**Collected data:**
--- --- ---
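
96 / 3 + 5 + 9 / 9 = 38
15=15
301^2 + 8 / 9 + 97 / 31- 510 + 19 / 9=2793011 / 31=90097.13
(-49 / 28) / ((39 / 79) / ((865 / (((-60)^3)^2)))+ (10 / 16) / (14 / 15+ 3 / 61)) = -172012862 / 2617289688126525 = -0.00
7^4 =2401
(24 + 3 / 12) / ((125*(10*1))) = 97 / 5000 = 0.02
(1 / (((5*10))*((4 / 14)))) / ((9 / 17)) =119 / 900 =0.13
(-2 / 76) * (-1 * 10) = 0.26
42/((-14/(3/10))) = -9/10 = -0.90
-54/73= -0.74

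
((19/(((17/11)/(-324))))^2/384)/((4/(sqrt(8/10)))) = 95530347*sqrt(5)/23120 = 9239.29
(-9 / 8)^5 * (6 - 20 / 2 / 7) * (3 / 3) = -59049 / 7168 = -8.24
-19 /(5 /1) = -3.80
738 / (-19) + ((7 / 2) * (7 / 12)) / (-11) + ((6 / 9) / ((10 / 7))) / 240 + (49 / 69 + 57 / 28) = -4394817407 / 121136400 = -36.28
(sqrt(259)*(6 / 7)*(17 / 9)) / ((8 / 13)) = 221*sqrt(259) / 84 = 42.34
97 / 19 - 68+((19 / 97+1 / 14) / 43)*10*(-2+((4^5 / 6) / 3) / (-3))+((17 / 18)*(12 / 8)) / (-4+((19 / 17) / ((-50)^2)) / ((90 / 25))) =-64.55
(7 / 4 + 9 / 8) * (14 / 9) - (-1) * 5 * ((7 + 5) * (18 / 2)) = 19601 / 36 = 544.47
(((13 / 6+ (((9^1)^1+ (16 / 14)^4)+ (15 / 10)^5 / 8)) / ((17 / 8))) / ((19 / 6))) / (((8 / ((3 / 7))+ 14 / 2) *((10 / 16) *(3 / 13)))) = 30121039 / 54286610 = 0.55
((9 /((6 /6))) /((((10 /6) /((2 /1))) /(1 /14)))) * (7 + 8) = 81 /7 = 11.57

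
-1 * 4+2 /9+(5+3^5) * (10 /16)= 1361 /9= 151.22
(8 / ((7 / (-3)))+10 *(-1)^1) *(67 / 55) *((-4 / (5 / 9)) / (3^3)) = 25192 / 5775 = 4.36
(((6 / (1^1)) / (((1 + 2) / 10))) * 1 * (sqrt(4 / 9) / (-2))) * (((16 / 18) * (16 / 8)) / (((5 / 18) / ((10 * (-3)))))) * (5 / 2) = 3200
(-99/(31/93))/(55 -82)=11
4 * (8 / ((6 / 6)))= 32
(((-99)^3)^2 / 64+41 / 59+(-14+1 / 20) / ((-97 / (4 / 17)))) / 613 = 457987726099551839 / 19084602560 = 23997760.74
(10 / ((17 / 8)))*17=80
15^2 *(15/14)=3375/14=241.07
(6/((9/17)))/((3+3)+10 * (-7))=-17/96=-0.18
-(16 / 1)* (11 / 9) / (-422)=88 / 1899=0.05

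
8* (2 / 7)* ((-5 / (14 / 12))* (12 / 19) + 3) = 624 / 931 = 0.67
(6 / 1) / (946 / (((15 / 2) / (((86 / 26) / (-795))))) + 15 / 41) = -38136150 / 1010221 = -37.75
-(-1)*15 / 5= 3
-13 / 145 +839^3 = 85635509242 / 145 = 590589718.91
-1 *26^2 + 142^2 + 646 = 20134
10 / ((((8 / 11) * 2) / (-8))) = -55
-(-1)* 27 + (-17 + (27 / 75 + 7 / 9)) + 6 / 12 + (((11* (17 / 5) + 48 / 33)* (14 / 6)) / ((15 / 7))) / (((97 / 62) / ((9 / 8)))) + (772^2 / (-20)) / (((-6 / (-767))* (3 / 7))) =-1707105546079 / 192060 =-8888397.10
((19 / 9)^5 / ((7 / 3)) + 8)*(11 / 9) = 39361817 / 1240029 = 31.74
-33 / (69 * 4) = -11 / 92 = -0.12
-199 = -199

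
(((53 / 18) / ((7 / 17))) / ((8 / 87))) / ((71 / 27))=235161 / 7952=29.57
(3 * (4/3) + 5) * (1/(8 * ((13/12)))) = 1.04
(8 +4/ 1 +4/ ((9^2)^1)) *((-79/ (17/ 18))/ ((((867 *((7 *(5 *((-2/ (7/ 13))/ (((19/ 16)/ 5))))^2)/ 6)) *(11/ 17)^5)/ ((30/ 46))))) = -3519330157/ 3756031422000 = -0.00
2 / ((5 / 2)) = 4 / 5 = 0.80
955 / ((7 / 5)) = 4775 / 7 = 682.14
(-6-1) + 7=0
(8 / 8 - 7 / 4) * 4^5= -768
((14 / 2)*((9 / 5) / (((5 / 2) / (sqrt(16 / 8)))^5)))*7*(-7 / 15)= -131712*sqrt(2) / 78125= -2.38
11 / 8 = 1.38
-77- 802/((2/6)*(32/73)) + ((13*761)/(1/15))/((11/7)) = 15640679/176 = 88867.49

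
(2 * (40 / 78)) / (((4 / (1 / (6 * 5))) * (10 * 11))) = 1 / 12870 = 0.00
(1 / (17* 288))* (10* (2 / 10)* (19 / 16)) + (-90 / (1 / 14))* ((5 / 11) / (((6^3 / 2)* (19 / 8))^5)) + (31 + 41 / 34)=6086500071501911297 / 188984370323890944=32.21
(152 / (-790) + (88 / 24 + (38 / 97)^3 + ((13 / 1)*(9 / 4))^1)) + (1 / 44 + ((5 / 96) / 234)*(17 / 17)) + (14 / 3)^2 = 4862574587374013 / 89082433851840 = 54.59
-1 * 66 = -66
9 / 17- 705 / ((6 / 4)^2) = -15953 / 51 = -312.80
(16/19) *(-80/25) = -256/95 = -2.69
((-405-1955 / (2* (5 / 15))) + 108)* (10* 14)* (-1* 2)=904260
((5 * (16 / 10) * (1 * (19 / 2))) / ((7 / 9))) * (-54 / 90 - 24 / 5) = -18468 / 35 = -527.66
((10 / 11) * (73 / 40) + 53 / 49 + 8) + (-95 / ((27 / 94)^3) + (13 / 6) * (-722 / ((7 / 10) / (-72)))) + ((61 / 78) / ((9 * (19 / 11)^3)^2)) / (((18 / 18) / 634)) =4072319377553049918695 / 25954042234364244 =156905.01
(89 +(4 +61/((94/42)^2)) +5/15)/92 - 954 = -25258231/26508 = -952.85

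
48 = 48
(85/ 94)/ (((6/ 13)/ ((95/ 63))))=104975/ 35532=2.95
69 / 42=1.64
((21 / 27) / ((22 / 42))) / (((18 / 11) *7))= 7 / 54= 0.13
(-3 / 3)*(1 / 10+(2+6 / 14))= -177 / 70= -2.53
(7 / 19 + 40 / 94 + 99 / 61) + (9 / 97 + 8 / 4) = 23828651 / 5283881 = 4.51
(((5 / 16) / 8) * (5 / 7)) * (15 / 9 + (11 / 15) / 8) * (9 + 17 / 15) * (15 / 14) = 20045 / 37632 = 0.53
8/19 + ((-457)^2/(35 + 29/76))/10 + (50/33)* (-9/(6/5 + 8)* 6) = 37602050364/64630115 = 581.80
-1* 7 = -7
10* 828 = 8280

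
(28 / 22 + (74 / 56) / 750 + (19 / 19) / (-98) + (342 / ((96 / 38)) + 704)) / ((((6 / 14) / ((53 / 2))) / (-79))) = -1422861640597 / 346500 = -4106382.80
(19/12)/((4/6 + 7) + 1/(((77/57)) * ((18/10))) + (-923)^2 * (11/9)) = 4389/2886357844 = 0.00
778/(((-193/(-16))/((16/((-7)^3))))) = -199168/66199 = -3.01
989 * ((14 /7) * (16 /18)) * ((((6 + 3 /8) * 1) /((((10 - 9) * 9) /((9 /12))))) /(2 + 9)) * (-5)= -84065 /198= -424.57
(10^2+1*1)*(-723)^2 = 52795629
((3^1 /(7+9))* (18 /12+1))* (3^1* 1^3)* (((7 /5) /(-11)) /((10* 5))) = -63 /17600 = -0.00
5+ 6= 11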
--- --- ---
**TASK ITEM:** Only the lines above starting at the one containing "(1 / (17* 288))*" and ending at the one containing "-1 * 66 = -66", both included, are to be returned, exactly as they read.

**EXERCISE RESULT:**
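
(1 / (17* 288))* (10* (2 / 10)* (19 / 16)) + (-90 / (1 / 14))* ((5 / 11) / (((6^3 / 2)* (19 / 8))^5)) + (31 + 41 / 34)=6086500071501911297 / 188984370323890944=32.21
(152 / (-790) + (88 / 24 + (38 / 97)^3 + ((13 / 1)*(9 / 4))^1)) + (1 / 44 + ((5 / 96) / 234)*(17 / 17)) + (14 / 3)^2 = 4862574587374013 / 89082433851840 = 54.59
-1 * 66 = -66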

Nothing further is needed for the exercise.